- Opening Delimiter -

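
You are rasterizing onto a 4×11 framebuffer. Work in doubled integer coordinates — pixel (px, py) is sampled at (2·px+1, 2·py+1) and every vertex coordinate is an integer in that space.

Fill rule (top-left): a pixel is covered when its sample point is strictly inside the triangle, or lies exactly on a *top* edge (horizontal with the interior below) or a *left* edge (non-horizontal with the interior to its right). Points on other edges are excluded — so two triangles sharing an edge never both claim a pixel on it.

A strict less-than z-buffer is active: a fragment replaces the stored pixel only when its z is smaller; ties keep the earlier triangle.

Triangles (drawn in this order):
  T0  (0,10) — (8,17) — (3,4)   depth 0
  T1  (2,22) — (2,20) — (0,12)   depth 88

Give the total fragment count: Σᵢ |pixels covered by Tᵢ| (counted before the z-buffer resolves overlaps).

T0:
  2·area = 69  (B↔C swapped to make it positive)
  edge (0, 10)→(3, 4): d=(3,-6) top-left  bias=+0
  edge (3, 4)→(8, 17): d=(5,13) right/bottom  bias=-1
  edge (8, 17)→(0, 10): d=(-8,-7) top-left  bias=+0
    (1,2)@(3, 5): e=[3,5,61] → #
    (2,2)@(5, 5): e=[15,-21,75] → ·
    (1,3)@(3, 7): e=[9,15,45] → #
    (2,3)@(5, 7): e=[21,-11,59] → ·
    (0,4)@(1, 9): e=[3,51,15] → #
    (2,4)@(5, 9): e=[27,-1,43] → ·
    (0,5)@(1, 11): e=[9,61,-1] → ·
    (1,5)@(3, 11): e=[21,35,13] → #
    (2,5)@(5, 11): e=[33,9,27] → #
    (3,5)@(7, 11): e=[45,-17,41] → ·
    (1,6)@(3, 13): e=[27,45,-3] → ·
    (2,6)@(5, 13): e=[39,19,11] → #
  covered (8 px):
    · · · ·
    · · · ·
    · # · ·
    · # · ·
    # # · ·
    · # # ·
    · · # ·
    · · · #
    · · · ·
    · · · ·
    · · · ·
T1:
  2·area = 4  (B↔C swapped to make it positive)
  edge (2, 22)→(0, 12): d=(-2,-10) top-left  bias=+0
  edge (0, 12)→(2, 20): d=(2,8) right/bottom  bias=-1
  edge (2, 20)→(2, 22): d=(0,2) right/bottom  bias=-1
    (0,8)@(1, 17): e=[0,2,2] → #  [on edge]
    (1,8)@(3, 17): e=[20,-14,-2] → ·
    (0,9)@(1, 19): e=[-4,6,2] → ·
  covered (1 px):
    · · · ·
    · · · ·
    · · · ·
    · · · ·
    · · · ·
    · · · ·
    · · · ·
    · · · ·
    # · · ·
    · · · ·
    · · · ·

Result: 9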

- Closing Delimiter -

*Instructions for the task*. Go back to the start of the listing above. Reproduce each line exactly, ending with the line that contains "(2,22) — (2,20)".

*Solved exercise*.
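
You are rasterizing onto a 4×11 framebuffer. Work in doubled integer coordinates — pixel (px, py) is sampled at (2·px+1, 2·py+1) and every vertex coordinate is an integer in that space.

Fill rule (top-left): a pixel is covered when its sample point is strictly inside the triangle, or lies exactly on a *top* edge (horizontal with the interior below) or a *left* edge (non-horizontal with the interior to its right). Points on other edges are excluded — so two triangles sharing an edge never both claim a pixel on it.

A strict less-than z-buffer is active: a fragment replaces the stored pixel only when its z is smaller; ties keep the earlier triangle.

Triangles (drawn in this order):
  T0  (0,10) — (8,17) — (3,4)   depth 0
  T1  (2,22) — (2,20) — (0,12)   depth 88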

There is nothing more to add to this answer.